• Data to use
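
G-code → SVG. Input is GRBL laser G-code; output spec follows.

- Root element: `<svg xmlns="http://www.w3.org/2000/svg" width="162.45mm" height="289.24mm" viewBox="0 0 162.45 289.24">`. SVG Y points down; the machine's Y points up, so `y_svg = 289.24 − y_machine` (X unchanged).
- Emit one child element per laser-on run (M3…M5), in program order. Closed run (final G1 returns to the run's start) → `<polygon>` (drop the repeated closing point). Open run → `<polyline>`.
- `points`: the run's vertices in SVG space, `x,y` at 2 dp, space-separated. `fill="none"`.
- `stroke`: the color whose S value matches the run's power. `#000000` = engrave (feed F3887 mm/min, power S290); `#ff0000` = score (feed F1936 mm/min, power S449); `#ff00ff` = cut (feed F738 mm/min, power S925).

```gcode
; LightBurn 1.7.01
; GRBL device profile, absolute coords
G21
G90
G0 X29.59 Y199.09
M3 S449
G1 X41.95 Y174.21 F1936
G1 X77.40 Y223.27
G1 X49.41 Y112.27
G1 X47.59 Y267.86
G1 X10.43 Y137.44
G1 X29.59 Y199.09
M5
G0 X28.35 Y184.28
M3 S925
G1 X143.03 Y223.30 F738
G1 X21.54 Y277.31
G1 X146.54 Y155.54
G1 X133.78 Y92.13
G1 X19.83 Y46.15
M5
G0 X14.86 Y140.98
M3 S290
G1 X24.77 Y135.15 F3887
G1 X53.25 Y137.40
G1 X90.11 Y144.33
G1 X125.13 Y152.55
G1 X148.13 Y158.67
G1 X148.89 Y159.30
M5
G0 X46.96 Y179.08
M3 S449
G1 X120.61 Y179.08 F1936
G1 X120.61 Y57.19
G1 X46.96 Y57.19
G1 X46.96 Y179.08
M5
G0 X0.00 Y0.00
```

Each laser-on run becomes one SVG element. Flip Y back into SVG space with y_svg = 289.24 − y_machine.

Run 1: power S449 maps to stroke `#ff0000` (score). The run returns to its start, so emit a `<polygon>` with points (Y-flipped): 29.59,90.15 41.95,115.03 77.40,65.97 49.41,176.97 47.59,21.38 10.43,151.80.

Run 2: S925 ⇒ cut layer `#ff00ff`. The run is open, so emit a `<polyline>` with points (Y-flipped): 28.35,104.96 143.03,65.94 21.54,11.93 146.54,133.70 133.78,197.11 19.83,243.09.

Run 3: S290 ⇒ engrave layer `#000000`. The run is open, so emit a `<polyline>` with points (Y-flipped): 14.86,148.26 24.77,154.09 53.25,151.84 90.11,144.91 125.13,136.69 148.13,130.57 148.89,129.94.

Run 4: power S449 maps to stroke `#ff0000` (score). The run returns to its start, so emit a `<polygon>` with points (Y-flipped): 46.96,110.16 120.61,110.16 120.61,232.05 46.96,232.05.

<svg xmlns="http://www.w3.org/2000/svg" width="162.45mm" height="289.24mm" viewBox="0 0 162.45 289.24">
  <polygon points="29.59,90.15 41.95,115.03 77.40,65.97 49.41,176.97 47.59,21.38 10.43,151.80" fill="none" stroke="#ff0000"/>
  <polyline points="28.35,104.96 143.03,65.94 21.54,11.93 146.54,133.70 133.78,197.11 19.83,243.09" fill="none" stroke="#ff00ff"/>
  <polyline points="14.86,148.26 24.77,154.09 53.25,151.84 90.11,144.91 125.13,136.69 148.13,130.57 148.89,129.94" fill="none" stroke="#000000"/>
  <polygon points="46.96,110.16 120.61,110.16 120.61,232.05 46.96,232.05" fill="none" stroke="#ff0000"/>
</svg>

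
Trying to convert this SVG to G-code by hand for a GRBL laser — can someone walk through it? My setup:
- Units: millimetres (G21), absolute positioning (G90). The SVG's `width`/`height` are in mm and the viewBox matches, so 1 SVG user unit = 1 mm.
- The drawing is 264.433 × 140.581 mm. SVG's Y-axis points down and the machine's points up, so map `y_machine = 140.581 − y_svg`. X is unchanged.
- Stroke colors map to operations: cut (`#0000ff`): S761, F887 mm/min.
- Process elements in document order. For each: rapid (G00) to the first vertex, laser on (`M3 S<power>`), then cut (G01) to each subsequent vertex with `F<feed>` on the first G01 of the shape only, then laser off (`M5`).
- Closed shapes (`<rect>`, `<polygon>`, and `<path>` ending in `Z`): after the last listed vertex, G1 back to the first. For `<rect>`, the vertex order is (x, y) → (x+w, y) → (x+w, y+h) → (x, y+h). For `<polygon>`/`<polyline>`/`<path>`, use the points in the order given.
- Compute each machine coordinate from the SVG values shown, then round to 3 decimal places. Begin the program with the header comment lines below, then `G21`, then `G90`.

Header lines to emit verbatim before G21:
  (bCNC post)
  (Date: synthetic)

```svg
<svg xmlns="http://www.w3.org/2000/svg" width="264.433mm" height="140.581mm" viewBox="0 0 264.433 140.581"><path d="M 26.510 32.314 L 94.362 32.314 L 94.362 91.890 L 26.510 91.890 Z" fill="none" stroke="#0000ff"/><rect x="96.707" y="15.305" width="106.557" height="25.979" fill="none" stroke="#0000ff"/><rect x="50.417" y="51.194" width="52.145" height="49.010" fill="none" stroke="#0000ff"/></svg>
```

Since the viewBox matches the mm dimensions, user units are millimetres directly. The only transform is the Y-flip y_m = 140.581 − y_svg.

Shape 1 is a rectangle drawn with `<path>`. Its stroke #0000ff means cut at S761, F887. After flipping Y the toolpath is (26.510,108.267) → (94.362,108.267) → (94.362,48.691) → (26.510,48.691) → (26.510,108.267), returning to the start.

Shape 2 is a rectangle drawn with `<rect>`. Its stroke #0000ff means cut at S761, F887. After flipping Y the toolpath is (96.707,125.276) → (203.264,125.276) → (203.264,99.297) → (96.707,99.297) → (96.707,125.276), returning to the start.

Shape 3 is a rectangle drawn with `<rect>`. Its stroke #0000ff means cut at S761, F887. After flipping Y the toolpath is (50.417,89.387) → (102.562,89.387) → (102.562,40.377) → (50.417,40.377) → (50.417,89.387), returning to the start.

(bCNC post)
(Date: synthetic)
G21
G90
G00 X26.510 Y108.267
M3 S761
G01 X94.362 Y108.267 F887
G01 X94.362 Y48.691
G01 X26.510 Y48.691
G01 X26.510 Y108.267
M5
G00 X96.707 Y125.276
M3 S761
G01 X203.264 Y125.276 F887
G01 X203.264 Y99.297
G01 X96.707 Y99.297
G01 X96.707 Y125.276
M5
G00 X50.417 Y89.387
M3 S761
G01 X102.562 Y89.387 F887
G01 X102.562 Y40.377
G01 X50.417 Y40.377
G01 X50.417 Y89.387
M5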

• To do
Copy the whole of the data above exactly.

• Written response
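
G-code → SVG. Input is GRBL laser G-code; output spec follows.

- Root element: `<svg xmlns="http://www.w3.org/2000/svg" width="162.45mm" height="289.24mm" viewBox="0 0 162.45 289.24">`. SVG Y points down; the machine's Y points up, so `y_svg = 289.24 − y_machine` (X unchanged).
- Emit one child element per laser-on run (M3…M5), in program order. Closed run (final G1 returns to the run's start) → `<polygon>` (drop the repeated closing point). Open run → `<polyline>`.
- `points`: the run's vertices in SVG space, `x,y` at 2 dp, space-separated. `fill="none"`.
- `stroke`: the color whose S value matches the run's power. `#000000` = engrave (feed F3887 mm/min, power S290); `#ff0000` = score (feed F1936 mm/min, power S449); `#ff00ff` = cut (feed F738 mm/min, power S925).

```gcode
; LightBurn 1.7.01
; GRBL device profile, absolute coords
G21
G90
G0 X29.59 Y199.09
M3 S449
G1 X41.95 Y174.21 F1936
G1 X77.40 Y223.27
G1 X49.41 Y112.27
G1 X47.59 Y267.86
G1 X10.43 Y137.44
G1 X29.59 Y199.09
M5
G0 X28.35 Y184.28
M3 S925
G1 X143.03 Y223.30 F738
G1 X21.54 Y277.31
G1 X146.54 Y155.54
G1 X133.78 Y92.13
G1 X19.83 Y46.15
M5
G0 X14.86 Y140.98
M3 S290
G1 X24.77 Y135.15 F3887
G1 X53.25 Y137.40
G1 X90.11 Y144.33
G1 X125.13 Y152.55
G1 X148.13 Y158.67
G1 X148.89 Y159.30
M5
G0 X46.96 Y179.08
M3 S449
G1 X120.61 Y179.08 F1936
G1 X120.61 Y57.19
G1 X46.96 Y57.19
G1 X46.96 Y179.08
M5
G0 X0.00 Y0.00
```

Each laser-on run becomes one SVG element. Flip Y back into SVG space with y_svg = 289.24 − y_machine.

Run 1: power S449 maps to stroke `#ff0000` (score). The run returns to its start, so emit a `<polygon>` with points (Y-flipped): 29.59,90.15 41.95,115.03 77.40,65.97 49.41,176.97 47.59,21.38 10.43,151.80.

Run 2: S925 ⇒ cut layer `#ff00ff`. The run is open, so emit a `<polyline>` with points (Y-flipped): 28.35,104.96 143.03,65.94 21.54,11.93 146.54,133.70 133.78,197.11 19.83,243.09.

Run 3: S290 ⇒ engrave layer `#000000`. The run is open, so emit a `<polyline>` with points (Y-flipped): 14.86,148.26 24.77,154.09 53.25,151.84 90.11,144.91 125.13,136.69 148.13,130.57 148.89,129.94.

Run 4: power S449 maps to stroke `#ff0000` (score). The run returns to its start, so emit a `<polygon>` with points (Y-flipped): 46.96,110.16 120.61,110.16 120.61,232.05 46.96,232.05.

<svg xmlns="http://www.w3.org/2000/svg" width="162.45mm" height="289.24mm" viewBox="0 0 162.45 289.24">
  <polygon points="29.59,90.15 41.95,115.03 77.40,65.97 49.41,176.97 47.59,21.38 10.43,151.80" fill="none" stroke="#ff0000"/>
  <polyline points="28.35,104.96 143.03,65.94 21.54,11.93 146.54,133.70 133.78,197.11 19.83,243.09" fill="none" stroke="#ff00ff"/>
  <polyline points="14.86,148.26 24.77,154.09 53.25,151.84 90.11,144.91 125.13,136.69 148.13,130.57 148.89,129.94" fill="none" stroke="#000000"/>
  <polygon points="46.96,110.16 120.61,110.16 120.61,232.05 46.96,232.05" fill="none" stroke="#ff0000"/>
</svg>

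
Trying to convert this SVG to G-code by hand for a GRBL laser — can someone walk through it? My setup:
- Units: millimetres (G21), absolute positioning (G90). The SVG's `width`/`height` are in mm and the viewBox matches, so 1 SVG user unit = 1 mm.
- The drawing is 264.433 × 140.581 mm. SVG's Y-axis points down and the machine's points up, so map `y_machine = 140.581 − y_svg`. X is unchanged.
- Stroke colors map to operations: cut (`#0000ff`): S761, F887 mm/min.
- Process elements in document order. For each: rapid (G00) to the first vertex, laser on (`M3 S<power>`), then cut (G01) to each subsequent vertex with `F<feed>` on the first G01 of the shape only, then laser off (`M5`).
- Closed shapes (`<rect>`, `<polygon>`, and `<path>` ending in `Z`): after the last listed vertex, G1 back to the first. For `<rect>`, the vertex order is (x, y) → (x+w, y) → (x+w, y+h) → (x, y+h). For `<polygon>`/`<polyline>`/`<path>`, use the points in the order given.
- Compute each machine coordinate from the SVG values shown, then round to 3 decimal places. Begin the program with the header comment lines below, then `G21`, then `G90`.

Header lines to emit verbatim before G21:
  (bCNC post)
  (Date: synthetic)

```svg
<svg xmlns="http://www.w3.org/2000/svg" width="264.433mm" height="140.581mm" viewBox="0 0 264.433 140.581"><path d="M 26.510 32.314 L 94.362 32.314 L 94.362 91.890 L 26.510 91.890 Z" fill="none" stroke="#0000ff"/><rect x="96.707" y="15.305" width="106.557" height="25.979" fill="none" stroke="#0000ff"/><rect x="50.417" y="51.194" width="52.145" height="49.010" fill="none" stroke="#0000ff"/></svg>
```

Since the viewBox matches the mm dimensions, user units are millimetres directly. The only transform is the Y-flip y_m = 140.581 − y_svg.

Shape 1 is a rectangle drawn with `<path>`. Its stroke #0000ff means cut at S761, F887. After flipping Y the toolpath is (26.510,108.267) → (94.362,108.267) → (94.362,48.691) → (26.510,48.691) → (26.510,108.267), returning to the start.

Shape 2 is a rectangle drawn with `<rect>`. Its stroke #0000ff means cut at S761, F887. After flipping Y the toolpath is (96.707,125.276) → (203.264,125.276) → (203.264,99.297) → (96.707,99.297) → (96.707,125.276), returning to the start.

Shape 3 is a rectangle drawn with `<rect>`. Its stroke #0000ff means cut at S761, F887. After flipping Y the toolpath is (50.417,89.387) → (102.562,89.387) → (102.562,40.377) → (50.417,40.377) → (50.417,89.387), returning to the start.

(bCNC post)
(Date: synthetic)
G21
G90
G00 X26.510 Y108.267
M3 S761
G01 X94.362 Y108.267 F887
G01 X94.362 Y48.691
G01 X26.510 Y48.691
G01 X26.510 Y108.267
M5
G00 X96.707 Y125.276
M3 S761
G01 X203.264 Y125.276 F887
G01 X203.264 Y99.297
G01 X96.707 Y99.297
G01 X96.707 Y125.276
M5
G00 X50.417 Y89.387
M3 S761
G01 X102.562 Y89.387 F887
G01 X102.562 Y40.377
G01 X50.417 Y40.377
G01 X50.417 Y89.387
M5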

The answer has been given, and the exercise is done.